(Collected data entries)
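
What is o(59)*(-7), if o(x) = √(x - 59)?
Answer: 0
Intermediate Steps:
o(x) = √(-59 + x)
o(59)*(-7) = √(-59 + 59)*(-7) = √0*(-7) = 0*(-7) = 0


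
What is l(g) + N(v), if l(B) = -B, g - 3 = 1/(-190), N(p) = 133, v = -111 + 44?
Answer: 24701/190 ≈ 130.01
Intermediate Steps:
v = -67
g = 569/190 (g = 3 + 1/(-190) = 3 - 1/190 = 569/190 ≈ 2.9947)
l(g) + N(v) = -1*569/190 + 133 = -569/190 + 133 = 24701/190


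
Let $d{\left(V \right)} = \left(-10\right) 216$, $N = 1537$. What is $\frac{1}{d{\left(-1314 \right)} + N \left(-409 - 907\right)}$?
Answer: $- \frac{1}{2024852} \approx -4.9386 \cdot 10^{-7}$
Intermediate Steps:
$d{\left(V \right)} = -2160$
$\frac{1}{d{\left(-1314 \right)} + N \left(-409 - 907\right)} = \frac{1}{-2160 + 1537 \left(-409 - 907\right)} = \frac{1}{-2160 + 1537 \left(-1316\right)} = \frac{1}{-2160 - 2022692} = \frac{1}{-2024852} = - \frac{1}{2024852}$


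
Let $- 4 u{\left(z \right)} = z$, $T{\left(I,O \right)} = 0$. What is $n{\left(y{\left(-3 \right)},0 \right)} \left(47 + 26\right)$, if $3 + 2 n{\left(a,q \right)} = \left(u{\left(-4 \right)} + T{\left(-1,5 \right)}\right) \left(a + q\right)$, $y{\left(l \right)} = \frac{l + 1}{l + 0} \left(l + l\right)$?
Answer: $- \frac{511}{2} \approx -255.5$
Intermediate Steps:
$u{\left(z \right)} = - \frac{z}{4}$
$y{\left(l \right)} = 2 + 2 l$ ($y{\left(l \right)} = \frac{1 + l}{l} 2 l = 2 + 2 l$)
$n{\left(a,q \right)} = - \frac{3}{2} + \frac{a}{2} + \frac{q}{2}$ ($n{\left(a,q \right)} = - \frac{3}{2} + \frac{\left(\left(- \frac{1}{4}\right) \left(-4\right) + 0\right) \left(a + q\right)}{2} = - \frac{3}{2} + \frac{\left(1 + 0\right) \left(a + q\right)}{2} = - \frac{3}{2} + \frac{1 \left(a + q\right)}{2} = - \frac{3}{2} + \frac{a + q}{2} = - \frac{3}{2} + \left(\frac{a}{2} + \frac{q}{2}\right) = - \frac{3}{2} + \frac{a}{2} + \frac{q}{2}$)
$n{\left(y{\left(-3 \right)},0 \right)} \left(47 + 26\right) = \left(- \frac{3}{2} + \frac{2 + 2 \left(-3\right)}{2} + \frac{1}{2} \cdot 0\right) \left(47 + 26\right) = \left(- \frac{3}{2} + \frac{2 - 6}{2} + 0\right) 73 = \left(- \frac{3}{2} + \frac{1}{2} \left(-4\right) + 0\right) 73 = \left(- \frac{3}{2} - 2 + 0\right) 73 = \left(- \frac{7}{2}\right) 73 = - \frac{511}{2}$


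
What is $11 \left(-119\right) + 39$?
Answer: $-1270$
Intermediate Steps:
$11 \left(-119\right) + 39 = -1309 + 39 = -1270$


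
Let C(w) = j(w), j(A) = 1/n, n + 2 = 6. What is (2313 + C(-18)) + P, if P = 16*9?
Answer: 9829/4 ≈ 2457.3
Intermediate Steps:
n = 4 (n = -2 + 6 = 4)
P = 144
j(A) = 1/4
C(w) = 1/4
(2313 + C(-18)) + P = (2313 + 1/4) + 144 = 9253/4 + 144 = 9829/4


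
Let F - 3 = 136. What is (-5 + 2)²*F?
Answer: 1251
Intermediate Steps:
F = 139 (F = 3 + 136 = 139)
(-5 + 2)²*F = (-5 + 2)²*139 = (-3)²*139 = 9*139 = 1251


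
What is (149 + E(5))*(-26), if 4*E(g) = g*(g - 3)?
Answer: -3939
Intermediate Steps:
E(g) = g*(-3 + g)/4 (E(g) = (g*(g - 3))/4 = (g*(-3 + g))/4 = g*(-3 + g)/4)
(149 + E(5))*(-26) = (149 + (1/4)*5*(-3 + 5))*(-26) = (149 + (1/4)*5*2)*(-26) = (149 + 5/2)*(-26) = (303/2)*(-26) = -3939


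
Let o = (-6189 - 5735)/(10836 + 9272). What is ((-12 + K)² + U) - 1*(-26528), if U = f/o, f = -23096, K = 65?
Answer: 18505199/271 ≈ 68285.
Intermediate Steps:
o = -271/457 (o = -11924/20108 = -11924*1/20108 = -271/457 ≈ -0.59300)
U = 10554872/271 (U = -23096/(-271/457) = -23096*(-457/271) = 10554872/271 ≈ 38948.)
((-12 + K)² + U) - 1*(-26528) = ((-12 + 65)² + 10554872/271) - 1*(-26528) = (53² + 10554872/271) + 26528 = (2809 + 10554872/271) + 26528 = 11316111/271 + 26528 = 18505199/271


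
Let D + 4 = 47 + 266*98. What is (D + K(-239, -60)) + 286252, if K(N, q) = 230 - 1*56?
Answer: 312537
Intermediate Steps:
K(N, q) = 174 (K(N, q) = 230 - 56 = 174)
D = 26111 (D = -4 + (47 + 266*98) = -4 + (47 + 26068) = -4 + 26115 = 26111)
(D + K(-239, -60)) + 286252 = (26111 + 174) + 286252 = 26285 + 286252 = 312537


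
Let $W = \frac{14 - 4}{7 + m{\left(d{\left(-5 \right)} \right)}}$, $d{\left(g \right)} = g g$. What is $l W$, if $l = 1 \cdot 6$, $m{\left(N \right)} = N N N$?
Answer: $\frac{15}{3908} \approx 0.0038383$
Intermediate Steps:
$d{\left(g \right)} = g^{2}$
$m{\left(N \right)} = N^{3}$ ($m{\left(N \right)} = N^{2} N = N^{3}$)
$l = 6$
$W = \frac{5}{7816}$ ($W = \frac{14 - 4}{7 + \left(\left(-5\right)^{2}\right)^{3}} = \frac{10}{7 + 25^{3}} = \frac{10}{7 + 15625} = \frac{10}{15632} = 10 \cdot \frac{1}{15632} = \frac{5}{7816} \approx 0.00063971$)
$l W = 6 \cdot \frac{5}{7816} = \frac{15}{3908}$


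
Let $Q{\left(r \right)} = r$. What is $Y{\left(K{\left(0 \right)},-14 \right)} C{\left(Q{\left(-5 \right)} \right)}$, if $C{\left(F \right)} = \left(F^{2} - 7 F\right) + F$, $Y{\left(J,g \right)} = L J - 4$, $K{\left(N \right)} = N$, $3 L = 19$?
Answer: $-220$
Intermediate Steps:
$L = \frac{19}{3}$ ($L = \frac{1}{3} \cdot 19 = \frac{19}{3} \approx 6.3333$)
$Y{\left(J,g \right)} = -4 + \frac{19 J}{3}$ ($Y{\left(J,g \right)} = \frac{19 J}{3} - 4 = -4 + \frac{19 J}{3}$)
$C{\left(F \right)} = F^{2} - 6 F$
$Y{\left(K{\left(0 \right)},-14 \right)} C{\left(Q{\left(-5 \right)} \right)} = \left(-4 + \frac{19}{3} \cdot 0\right) \left(- 5 \left(-6 - 5\right)\right) = \left(-4 + 0\right) \left(\left(-5\right) \left(-11\right)\right) = \left(-4\right) 55 = -220$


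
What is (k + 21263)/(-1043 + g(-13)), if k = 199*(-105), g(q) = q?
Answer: -23/66 ≈ -0.34848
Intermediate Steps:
k = -20895
(k + 21263)/(-1043 + g(-13)) = (-20895 + 21263)/(-1043 - 13) = 368/(-1056) = 368*(-1/1056) = -23/66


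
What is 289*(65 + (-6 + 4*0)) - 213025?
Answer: -195974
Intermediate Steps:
289*(65 + (-6 + 4*0)) - 213025 = 289*(65 + (-6 + 0)) - 213025 = 289*(65 - 6) - 213025 = 289*59 - 213025 = 17051 - 213025 = -195974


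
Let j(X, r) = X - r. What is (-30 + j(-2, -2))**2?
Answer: 900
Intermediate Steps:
(-30 + j(-2, -2))**2 = (-30 + (-2 - 1*(-2)))**2 = (-30 + (-2 + 2))**2 = (-30 + 0)**2 = (-30)**2 = 900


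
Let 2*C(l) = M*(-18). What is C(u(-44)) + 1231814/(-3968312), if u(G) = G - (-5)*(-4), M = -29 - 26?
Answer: 981541313/1984156 ≈ 494.69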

- [Required action]:
Reproduce, word for word and in full, only the lines above that start at the line with "Answer: $-1270$" and run through the line with "Answer: 18505199/271 ≈ 68285.", both ends included.

- [Answer section]:
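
Answer: $-1270$
Intermediate Steps:
$11 \left(-119\right) + 39 = -1309 + 39 = -1270$


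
Let C(w) = j(w), j(A) = 1/n, n + 2 = 6. What is (2313 + C(-18)) + P, if P = 16*9?
Answer: 9829/4 ≈ 2457.3
Intermediate Steps:
n = 4 (n = -2 + 6 = 4)
P = 144
j(A) = 1/4
C(w) = 1/4
(2313 + C(-18)) + P = (2313 + 1/4) + 144 = 9253/4 + 144 = 9829/4


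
Let F - 3 = 136. What is (-5 + 2)²*F?
Answer: 1251
Intermediate Steps:
F = 139 (F = 3 + 136 = 139)
(-5 + 2)²*F = (-5 + 2)²*139 = (-3)²*139 = 9*139 = 1251


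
What is (149 + E(5))*(-26), if 4*E(g) = g*(g - 3)?
Answer: -3939
Intermediate Steps:
E(g) = g*(-3 + g)/4 (E(g) = (g*(g - 3))/4 = (g*(-3 + g))/4 = g*(-3 + g)/4)
(149 + E(5))*(-26) = (149 + (1/4)*5*(-3 + 5))*(-26) = (149 + (1/4)*5*2)*(-26) = (149 + 5/2)*(-26) = (303/2)*(-26) = -3939


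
Let o = (-6189 - 5735)/(10836 + 9272). What is ((-12 + K)² + U) - 1*(-26528), if U = f/o, f = -23096, K = 65?
Answer: 18505199/271 ≈ 68285.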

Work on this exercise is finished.